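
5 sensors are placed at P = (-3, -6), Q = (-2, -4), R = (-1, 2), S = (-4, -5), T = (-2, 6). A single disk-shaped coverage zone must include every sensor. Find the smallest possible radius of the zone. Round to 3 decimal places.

By Welzl's lemma the MEC is supported by two points (diametrically opposite) or three points (on a circumcircle).
The farthest pair is P–T with squared distance 145. The circle on this segment as diameter has centre (-2.5, 0) and r² = 145/4 = 36.25.
Check Q: distance² to centre = 16.25 ≤ 36.25, so it lies inside.
All remaining points lie in this disk, and no smaller disk contains both endpoints, so this is the minimum enclosing circle.
r = √(36.25) ≈ 6.021.

6.021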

+--

Each record above should be repeated exactly.

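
5 sensors are placed at P = (-3, -6), Q = (-2, -4), R = (-1, 2), S = (-4, -5), T = (-2, 6). A single disk-shaped coverage zone must include every sensor. Find the smallest possible radius of the zone. Round to 3 decimal places.

By Welzl's lemma the MEC is supported by two points (diametrically opposite) or three points (on a circumcircle).
The farthest pair is P–T with squared distance 145. The circle on this segment as diameter has centre (-2.5, 0) and r² = 145/4 = 36.25.
Check Q: distance² to centre = 16.25 ≤ 36.25, so it lies inside.
All remaining points lie in this disk, and no smaller disk contains both endpoints, so this is the minimum enclosing circle.
r = √(36.25) ≈ 6.021.

6.021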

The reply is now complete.